**Task statement**
Write how many lines in the records below include the string "week". No other text should be given.

**Given data**
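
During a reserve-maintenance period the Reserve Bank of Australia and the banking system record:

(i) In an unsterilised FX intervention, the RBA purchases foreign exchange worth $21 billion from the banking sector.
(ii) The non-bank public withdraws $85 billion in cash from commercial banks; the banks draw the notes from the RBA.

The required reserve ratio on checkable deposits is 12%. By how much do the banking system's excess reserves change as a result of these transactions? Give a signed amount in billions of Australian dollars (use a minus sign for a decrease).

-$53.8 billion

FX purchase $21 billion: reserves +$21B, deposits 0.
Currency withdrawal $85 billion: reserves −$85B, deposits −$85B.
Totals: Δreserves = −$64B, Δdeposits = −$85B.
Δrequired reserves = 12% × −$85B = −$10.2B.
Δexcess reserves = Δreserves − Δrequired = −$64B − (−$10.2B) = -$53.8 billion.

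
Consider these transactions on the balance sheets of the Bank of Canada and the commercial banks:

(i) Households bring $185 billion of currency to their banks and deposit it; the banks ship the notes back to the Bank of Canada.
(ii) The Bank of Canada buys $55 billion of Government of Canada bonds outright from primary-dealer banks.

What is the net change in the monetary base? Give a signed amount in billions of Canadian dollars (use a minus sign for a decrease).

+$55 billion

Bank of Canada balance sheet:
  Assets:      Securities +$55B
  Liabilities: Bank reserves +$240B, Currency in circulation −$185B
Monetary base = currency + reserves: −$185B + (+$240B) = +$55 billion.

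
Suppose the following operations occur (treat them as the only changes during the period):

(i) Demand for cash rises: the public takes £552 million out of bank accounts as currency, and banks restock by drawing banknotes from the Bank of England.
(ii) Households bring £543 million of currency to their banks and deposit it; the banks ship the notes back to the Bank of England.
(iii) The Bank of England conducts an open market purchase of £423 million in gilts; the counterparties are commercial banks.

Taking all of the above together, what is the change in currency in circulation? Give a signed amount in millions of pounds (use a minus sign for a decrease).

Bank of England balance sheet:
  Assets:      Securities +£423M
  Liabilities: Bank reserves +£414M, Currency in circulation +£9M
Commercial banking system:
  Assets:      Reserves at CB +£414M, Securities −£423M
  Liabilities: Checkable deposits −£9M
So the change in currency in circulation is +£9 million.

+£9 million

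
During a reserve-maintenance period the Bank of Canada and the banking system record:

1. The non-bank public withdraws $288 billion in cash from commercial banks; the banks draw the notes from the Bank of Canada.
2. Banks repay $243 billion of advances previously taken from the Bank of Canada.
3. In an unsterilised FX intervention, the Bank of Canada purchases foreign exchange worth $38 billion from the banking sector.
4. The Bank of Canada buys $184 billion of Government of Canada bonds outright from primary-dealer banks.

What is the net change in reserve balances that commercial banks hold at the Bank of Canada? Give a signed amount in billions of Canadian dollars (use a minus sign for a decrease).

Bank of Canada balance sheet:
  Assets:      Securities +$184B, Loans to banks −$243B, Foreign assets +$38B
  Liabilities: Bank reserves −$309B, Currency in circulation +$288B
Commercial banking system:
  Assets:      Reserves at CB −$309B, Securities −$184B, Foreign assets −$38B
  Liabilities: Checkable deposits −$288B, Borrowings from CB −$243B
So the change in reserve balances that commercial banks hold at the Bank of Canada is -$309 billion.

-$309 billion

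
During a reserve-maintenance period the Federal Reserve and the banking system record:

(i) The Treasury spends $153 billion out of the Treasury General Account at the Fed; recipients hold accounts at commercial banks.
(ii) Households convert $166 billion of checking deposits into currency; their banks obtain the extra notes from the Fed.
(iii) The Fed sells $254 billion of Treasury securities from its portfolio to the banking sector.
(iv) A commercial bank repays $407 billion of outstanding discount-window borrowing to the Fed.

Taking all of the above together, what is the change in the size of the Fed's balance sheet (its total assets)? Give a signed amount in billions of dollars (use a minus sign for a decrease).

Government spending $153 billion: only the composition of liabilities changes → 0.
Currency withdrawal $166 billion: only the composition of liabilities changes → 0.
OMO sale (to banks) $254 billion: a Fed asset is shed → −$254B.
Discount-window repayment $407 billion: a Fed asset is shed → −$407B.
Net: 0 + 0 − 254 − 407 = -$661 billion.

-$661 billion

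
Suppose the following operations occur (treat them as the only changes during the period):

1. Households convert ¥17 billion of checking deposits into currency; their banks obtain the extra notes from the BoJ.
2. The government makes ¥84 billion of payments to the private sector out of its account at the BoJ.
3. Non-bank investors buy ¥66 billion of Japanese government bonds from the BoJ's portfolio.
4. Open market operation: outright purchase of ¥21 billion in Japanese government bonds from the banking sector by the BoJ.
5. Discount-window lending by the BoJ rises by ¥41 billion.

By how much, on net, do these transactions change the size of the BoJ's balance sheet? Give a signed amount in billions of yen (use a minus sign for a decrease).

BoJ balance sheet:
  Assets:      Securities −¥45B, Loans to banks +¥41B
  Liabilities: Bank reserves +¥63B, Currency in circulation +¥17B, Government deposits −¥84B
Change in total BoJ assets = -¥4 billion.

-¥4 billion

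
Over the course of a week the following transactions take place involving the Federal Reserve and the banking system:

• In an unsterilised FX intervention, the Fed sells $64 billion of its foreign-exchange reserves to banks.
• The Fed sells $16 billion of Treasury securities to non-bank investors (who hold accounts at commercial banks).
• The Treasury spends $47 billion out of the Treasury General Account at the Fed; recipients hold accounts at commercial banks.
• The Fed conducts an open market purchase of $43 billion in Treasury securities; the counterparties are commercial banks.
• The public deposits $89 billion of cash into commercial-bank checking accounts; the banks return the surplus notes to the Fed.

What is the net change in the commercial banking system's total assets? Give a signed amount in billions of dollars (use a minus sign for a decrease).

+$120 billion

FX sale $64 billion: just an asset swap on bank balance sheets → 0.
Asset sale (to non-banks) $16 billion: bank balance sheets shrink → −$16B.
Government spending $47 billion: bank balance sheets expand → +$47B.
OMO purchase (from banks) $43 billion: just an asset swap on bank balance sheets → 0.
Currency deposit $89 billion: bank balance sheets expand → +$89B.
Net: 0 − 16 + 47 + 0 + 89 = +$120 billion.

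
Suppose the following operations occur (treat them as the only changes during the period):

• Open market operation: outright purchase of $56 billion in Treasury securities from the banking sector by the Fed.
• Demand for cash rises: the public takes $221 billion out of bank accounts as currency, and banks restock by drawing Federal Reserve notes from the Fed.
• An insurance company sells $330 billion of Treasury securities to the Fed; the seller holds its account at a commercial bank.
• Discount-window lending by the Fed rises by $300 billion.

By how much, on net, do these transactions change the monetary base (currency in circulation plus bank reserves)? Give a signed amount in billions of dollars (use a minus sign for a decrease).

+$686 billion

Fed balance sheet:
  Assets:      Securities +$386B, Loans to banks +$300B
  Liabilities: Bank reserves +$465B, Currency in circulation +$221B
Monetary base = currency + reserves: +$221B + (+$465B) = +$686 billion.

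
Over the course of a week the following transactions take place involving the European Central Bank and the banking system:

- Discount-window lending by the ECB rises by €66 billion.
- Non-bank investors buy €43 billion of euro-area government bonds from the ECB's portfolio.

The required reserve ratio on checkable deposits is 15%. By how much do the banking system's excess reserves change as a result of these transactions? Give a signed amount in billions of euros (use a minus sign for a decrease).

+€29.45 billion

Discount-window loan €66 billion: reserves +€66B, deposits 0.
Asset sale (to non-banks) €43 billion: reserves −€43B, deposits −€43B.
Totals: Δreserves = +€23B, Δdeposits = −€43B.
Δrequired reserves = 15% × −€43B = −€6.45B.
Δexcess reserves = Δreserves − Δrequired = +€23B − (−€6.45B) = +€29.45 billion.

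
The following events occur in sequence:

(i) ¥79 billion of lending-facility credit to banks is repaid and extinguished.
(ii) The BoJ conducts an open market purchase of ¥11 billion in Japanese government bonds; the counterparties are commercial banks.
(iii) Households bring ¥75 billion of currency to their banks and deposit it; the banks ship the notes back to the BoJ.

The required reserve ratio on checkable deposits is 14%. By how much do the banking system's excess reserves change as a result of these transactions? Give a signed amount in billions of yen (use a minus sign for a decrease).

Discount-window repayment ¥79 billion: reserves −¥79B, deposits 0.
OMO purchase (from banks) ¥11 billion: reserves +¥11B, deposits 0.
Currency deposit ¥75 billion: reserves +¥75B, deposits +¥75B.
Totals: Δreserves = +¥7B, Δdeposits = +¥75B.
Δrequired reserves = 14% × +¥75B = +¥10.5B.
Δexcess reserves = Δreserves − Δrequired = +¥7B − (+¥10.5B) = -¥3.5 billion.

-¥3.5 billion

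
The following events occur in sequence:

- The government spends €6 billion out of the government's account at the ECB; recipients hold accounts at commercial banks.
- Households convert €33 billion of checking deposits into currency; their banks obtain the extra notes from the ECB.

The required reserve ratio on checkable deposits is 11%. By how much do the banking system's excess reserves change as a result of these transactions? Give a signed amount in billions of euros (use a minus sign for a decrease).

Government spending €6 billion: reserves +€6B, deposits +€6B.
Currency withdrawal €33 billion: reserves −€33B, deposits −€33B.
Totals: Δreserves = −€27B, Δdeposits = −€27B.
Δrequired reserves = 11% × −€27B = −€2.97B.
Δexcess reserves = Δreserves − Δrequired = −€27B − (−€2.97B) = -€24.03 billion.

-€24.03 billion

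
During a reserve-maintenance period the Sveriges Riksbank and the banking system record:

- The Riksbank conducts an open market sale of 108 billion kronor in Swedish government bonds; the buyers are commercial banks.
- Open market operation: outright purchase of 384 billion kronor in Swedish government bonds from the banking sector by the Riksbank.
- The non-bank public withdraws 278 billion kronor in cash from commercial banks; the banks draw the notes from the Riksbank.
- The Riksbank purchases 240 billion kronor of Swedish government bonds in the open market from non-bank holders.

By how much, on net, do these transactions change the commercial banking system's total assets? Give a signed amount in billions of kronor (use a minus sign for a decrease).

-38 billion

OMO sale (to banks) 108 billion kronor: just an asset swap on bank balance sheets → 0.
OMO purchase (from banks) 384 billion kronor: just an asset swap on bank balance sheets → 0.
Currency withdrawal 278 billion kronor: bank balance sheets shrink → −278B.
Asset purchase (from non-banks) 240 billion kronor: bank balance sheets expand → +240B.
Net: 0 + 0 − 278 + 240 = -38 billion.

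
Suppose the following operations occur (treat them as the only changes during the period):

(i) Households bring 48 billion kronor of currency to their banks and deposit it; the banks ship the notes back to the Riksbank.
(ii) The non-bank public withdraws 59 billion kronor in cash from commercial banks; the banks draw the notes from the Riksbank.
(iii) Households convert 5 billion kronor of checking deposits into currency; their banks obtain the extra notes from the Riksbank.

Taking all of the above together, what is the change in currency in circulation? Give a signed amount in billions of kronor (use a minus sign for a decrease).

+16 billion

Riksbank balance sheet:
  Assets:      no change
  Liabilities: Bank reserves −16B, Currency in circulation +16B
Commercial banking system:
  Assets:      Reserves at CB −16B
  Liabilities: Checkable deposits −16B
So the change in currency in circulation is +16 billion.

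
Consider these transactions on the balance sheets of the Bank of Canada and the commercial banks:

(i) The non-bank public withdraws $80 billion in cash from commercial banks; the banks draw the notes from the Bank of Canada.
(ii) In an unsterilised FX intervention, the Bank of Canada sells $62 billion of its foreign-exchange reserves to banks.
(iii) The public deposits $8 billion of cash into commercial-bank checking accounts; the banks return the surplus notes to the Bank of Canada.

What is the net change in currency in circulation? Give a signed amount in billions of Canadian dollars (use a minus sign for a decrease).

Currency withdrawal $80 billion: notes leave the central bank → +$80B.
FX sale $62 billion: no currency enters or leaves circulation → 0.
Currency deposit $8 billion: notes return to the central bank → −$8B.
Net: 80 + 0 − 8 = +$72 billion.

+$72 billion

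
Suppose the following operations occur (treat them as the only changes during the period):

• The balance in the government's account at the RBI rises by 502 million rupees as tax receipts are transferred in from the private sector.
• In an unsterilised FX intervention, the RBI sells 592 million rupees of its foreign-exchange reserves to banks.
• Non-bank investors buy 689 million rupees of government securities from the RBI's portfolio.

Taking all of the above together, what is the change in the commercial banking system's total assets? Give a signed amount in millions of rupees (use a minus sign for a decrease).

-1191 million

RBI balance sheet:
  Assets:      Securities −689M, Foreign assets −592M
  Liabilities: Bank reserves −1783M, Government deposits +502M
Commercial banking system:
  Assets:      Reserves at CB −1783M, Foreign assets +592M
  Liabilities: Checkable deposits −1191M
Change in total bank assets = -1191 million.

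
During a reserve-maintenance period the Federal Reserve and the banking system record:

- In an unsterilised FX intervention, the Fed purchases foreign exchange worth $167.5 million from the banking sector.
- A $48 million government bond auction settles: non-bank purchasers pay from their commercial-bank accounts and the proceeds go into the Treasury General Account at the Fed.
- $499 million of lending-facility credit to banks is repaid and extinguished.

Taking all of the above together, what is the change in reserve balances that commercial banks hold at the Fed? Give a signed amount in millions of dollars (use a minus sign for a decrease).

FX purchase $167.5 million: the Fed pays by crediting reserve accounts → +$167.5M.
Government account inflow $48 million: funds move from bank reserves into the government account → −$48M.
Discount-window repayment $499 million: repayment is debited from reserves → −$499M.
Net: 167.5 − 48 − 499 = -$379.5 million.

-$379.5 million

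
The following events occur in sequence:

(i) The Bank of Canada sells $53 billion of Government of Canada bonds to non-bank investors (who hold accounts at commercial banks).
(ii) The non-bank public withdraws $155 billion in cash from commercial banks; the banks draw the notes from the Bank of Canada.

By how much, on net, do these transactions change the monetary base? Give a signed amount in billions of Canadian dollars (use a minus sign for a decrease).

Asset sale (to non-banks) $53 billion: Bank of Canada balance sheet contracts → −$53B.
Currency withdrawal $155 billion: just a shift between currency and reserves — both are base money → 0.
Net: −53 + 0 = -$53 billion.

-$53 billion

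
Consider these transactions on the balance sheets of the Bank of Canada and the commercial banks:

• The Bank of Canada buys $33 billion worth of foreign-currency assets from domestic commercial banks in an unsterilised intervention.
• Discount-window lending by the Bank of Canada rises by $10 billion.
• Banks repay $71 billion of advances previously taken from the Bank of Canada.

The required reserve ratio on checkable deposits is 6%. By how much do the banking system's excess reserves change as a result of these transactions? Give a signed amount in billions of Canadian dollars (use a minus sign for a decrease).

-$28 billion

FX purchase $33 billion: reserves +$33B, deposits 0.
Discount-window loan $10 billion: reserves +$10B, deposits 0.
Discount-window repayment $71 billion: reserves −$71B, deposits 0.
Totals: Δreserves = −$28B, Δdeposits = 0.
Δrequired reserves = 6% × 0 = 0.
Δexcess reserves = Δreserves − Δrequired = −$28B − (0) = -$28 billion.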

**Solution for this problem**
2